■ **EXTRACTED ENTRIES**

^^^^^^^^

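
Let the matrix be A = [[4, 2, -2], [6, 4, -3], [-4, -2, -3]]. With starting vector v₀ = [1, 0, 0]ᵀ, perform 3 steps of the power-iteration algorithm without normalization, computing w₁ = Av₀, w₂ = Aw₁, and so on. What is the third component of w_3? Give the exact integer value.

w1 = Av₀ = (4·1 + 2·0 + (-2)·0; 6·1 + 4·0 + (-3)·0; (-4)·1 + (-2)·0 + (-3)·0) = (4, 6, -4)
w2 = Aw1 = (4·4 + 2·6 + (-2)·(-4); 6·4 + 4·6 + (-3)·(-4); (-4)·4 + (-2)·6 + (-3)·(-4)) = (36, 60, -16)
w3 = Aw2 = (296, 504, -216)
The requested component of w3 is -216.

-216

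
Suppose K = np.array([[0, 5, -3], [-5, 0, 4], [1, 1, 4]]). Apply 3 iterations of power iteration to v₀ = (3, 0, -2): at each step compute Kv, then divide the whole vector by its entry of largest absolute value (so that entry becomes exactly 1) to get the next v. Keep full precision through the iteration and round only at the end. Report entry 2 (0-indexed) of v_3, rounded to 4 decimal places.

-0.8466

Kv0 = (6.00000, -23.00000, -5.00000); divide by -23.00000 → v1 = (-0.26087, 1.00000, 0.21739)
Kv1 = (4.34783, 2.17391, 1.60870); divide by 4.34783 → v2 = (1.00000, 0.50000, 0.37000)
Kv2 = (1.39000, -3.52000, 2.98000); divide by -3.52000 → v3 = (-0.39489, 1.00000, -0.84659)
Requested entry of v3: -298/352 = -0.8466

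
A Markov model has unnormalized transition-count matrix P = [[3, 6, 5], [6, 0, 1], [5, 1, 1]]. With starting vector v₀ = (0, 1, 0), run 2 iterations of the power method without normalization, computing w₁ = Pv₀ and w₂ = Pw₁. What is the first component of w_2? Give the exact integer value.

w1 = Pv₀ = (6, 0, 1)
w2 = Pw1 = (23, 37, 31)
The requested component of w2 is 23.

23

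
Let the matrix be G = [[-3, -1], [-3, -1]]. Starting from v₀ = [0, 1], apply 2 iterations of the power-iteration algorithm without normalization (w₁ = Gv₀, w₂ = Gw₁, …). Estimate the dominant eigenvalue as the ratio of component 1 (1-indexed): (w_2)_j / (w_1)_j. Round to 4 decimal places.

λ ≈ -4.0000

w1 = Gv₀ = ((-3)·0 + (-1)·1; (-3)·0 + (-1)·1) = (-1, -1)
w2 = Gw1 = ((-3)·(-1) + (-1)·(-1); (-3)·(-1) + (-1)·(-1)) = (4, 4)
Ratio at component: 4 / -1 = -4.0000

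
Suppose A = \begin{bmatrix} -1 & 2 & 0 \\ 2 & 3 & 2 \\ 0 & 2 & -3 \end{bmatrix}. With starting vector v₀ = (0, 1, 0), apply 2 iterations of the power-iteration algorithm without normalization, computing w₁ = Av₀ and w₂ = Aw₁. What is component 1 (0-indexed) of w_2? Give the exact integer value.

w1 = Av₀ = (2, 3, 2)
w2 = Aw1 = (4, 17, 0)
The requested component of w2 is 17.

17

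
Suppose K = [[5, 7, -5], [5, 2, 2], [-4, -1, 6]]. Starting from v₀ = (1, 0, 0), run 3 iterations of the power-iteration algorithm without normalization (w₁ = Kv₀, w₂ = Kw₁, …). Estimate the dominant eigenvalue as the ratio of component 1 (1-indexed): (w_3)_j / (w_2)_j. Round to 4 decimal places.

w1 = Kv₀ = (5, 5, -4)
w2 = Kw1 = (80, 27, -49)
w3 = Kw2 = (834, 356, -641)
Ratio at component: 834 / 80 = 10.4250

λ ≈ 10.4250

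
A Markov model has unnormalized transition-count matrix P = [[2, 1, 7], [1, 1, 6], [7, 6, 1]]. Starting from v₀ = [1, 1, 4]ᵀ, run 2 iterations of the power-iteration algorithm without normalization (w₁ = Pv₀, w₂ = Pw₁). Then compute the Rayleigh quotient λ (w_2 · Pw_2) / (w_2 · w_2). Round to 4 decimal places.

w1 = Pv₀ = (31, 26, 17)
w2 = Pw1 = (207, 159, 390)
Pw2 = (3303, 2706, 2793)
w2·Pw2 = 207·3303 + 159·2706 + 390·2793 = 2203245; w2·w2 = 207·207 + 159·159 + 390·390 = 220230
λ ≈ 2203245/220230 = 10.0043

10.0043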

^^^^^^^^

■ **EXERCISE GOAL**
Every entry above has to be returned exactly as written.

■ **THE ANSWER**
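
Let the matrix be A = [[4, 2, -2], [6, 4, -3], [-4, -2, -3]]. With starting vector v₀ = [1, 0, 0]ᵀ, perform 3 steps of the power-iteration algorithm without normalization, computing w₁ = Av₀, w₂ = Aw₁, and so on. What is the third component of w_3? Give the exact integer value.

w1 = Av₀ = (4·1 + 2·0 + (-2)·0; 6·1 + 4·0 + (-3)·0; (-4)·1 + (-2)·0 + (-3)·0) = (4, 6, -4)
w2 = Aw1 = (4·4 + 2·6 + (-2)·(-4); 6·4 + 4·6 + (-3)·(-4); (-4)·4 + (-2)·6 + (-3)·(-4)) = (36, 60, -16)
w3 = Aw2 = (296, 504, -216)
The requested component of w3 is -216.

-216

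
Suppose K = np.array([[0, 5, -3], [-5, 0, 4], [1, 1, 4]]). Apply 3 iterations of power iteration to v₀ = (3, 0, -2): at each step compute Kv, then divide the whole vector by its entry of largest absolute value (so that entry becomes exactly 1) to get the next v. Keep full precision through the iteration and round only at the end. Report entry 2 (0-indexed) of v_3, rounded to 4 decimal places.

-0.8466

Kv0 = (6.00000, -23.00000, -5.00000); divide by -23.00000 → v1 = (-0.26087, 1.00000, 0.21739)
Kv1 = (4.34783, 2.17391, 1.60870); divide by 4.34783 → v2 = (1.00000, 0.50000, 0.37000)
Kv2 = (1.39000, -3.52000, 2.98000); divide by -3.52000 → v3 = (-0.39489, 1.00000, -0.84659)
Requested entry of v3: -298/352 = -0.8466

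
A Markov model has unnormalized transition-count matrix P = [[3, 6, 5], [6, 0, 1], [5, 1, 1]]. With starting vector v₀ = (0, 1, 0), run 2 iterations of the power method without normalization, computing w₁ = Pv₀ and w₂ = Pw₁. What is the first component of w_2? Give the exact integer value.

w1 = Pv₀ = (6, 0, 1)
w2 = Pw1 = (23, 37, 31)
The requested component of w2 is 23.

23

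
Let the matrix be G = [[-3, -1], [-3, -1]]. Starting from v₀ = [0, 1], apply 2 iterations of the power-iteration algorithm without normalization (w₁ = Gv₀, w₂ = Gw₁, …). Estimate the dominant eigenvalue as the ratio of component 1 (1-indexed): (w_2)_j / (w_1)_j. Round to 4 decimal places.

λ ≈ -4.0000

w1 = Gv₀ = ((-3)·0 + (-1)·1; (-3)·0 + (-1)·1) = (-1, -1)
w2 = Gw1 = ((-3)·(-1) + (-1)·(-1); (-3)·(-1) + (-1)·(-1)) = (4, 4)
Ratio at component: 4 / -1 = -4.0000

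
Suppose A = \begin{bmatrix} -1 & 2 & 0 \\ 2 & 3 & 2 \\ 0 & 2 & -3 \end{bmatrix}. With starting vector v₀ = (0, 1, 0), apply 2 iterations of the power-iteration algorithm without normalization, computing w₁ = Av₀ and w₂ = Aw₁. What is component 1 (0-indexed) of w_2? Give the exact integer value.

w1 = Av₀ = (2, 3, 2)
w2 = Aw1 = (4, 17, 0)
The requested component of w2 is 17.

17

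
Suppose K = [[5, 7, -5], [5, 2, 2], [-4, -1, 6]]. Starting from v₀ = (1, 0, 0), run 3 iterations of the power-iteration algorithm without normalization (w₁ = Kv₀, w₂ = Kw₁, …). Estimate the dominant eigenvalue as the ratio of component 1 (1-indexed): (w_3)_j / (w_2)_j. Round to 4 decimal places.

w1 = Kv₀ = (5, 5, -4)
w2 = Kw1 = (80, 27, -49)
w3 = Kw2 = (834, 356, -641)
Ratio at component: 834 / 80 = 10.4250

λ ≈ 10.4250

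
A Markov model has unnormalized transition-count matrix P = [[2, 1, 7], [1, 1, 6], [7, 6, 1]]. Starting from v₀ = [1, 1, 4]ᵀ, run 2 iterations of the power-iteration algorithm without normalization (w₁ = Pv₀, w₂ = Pw₁). Then compute the Rayleigh quotient λ (w_2 · Pw_2) / (w_2 · w_2). Round to 4 decimal places.

w1 = Pv₀ = (31, 26, 17)
w2 = Pw1 = (207, 159, 390)
Pw2 = (3303, 2706, 2793)
w2·Pw2 = 207·3303 + 159·2706 + 390·2793 = 2203245; w2·w2 = 207·207 + 159·159 + 390·390 = 220230
λ ≈ 2203245/220230 = 10.0043

10.0043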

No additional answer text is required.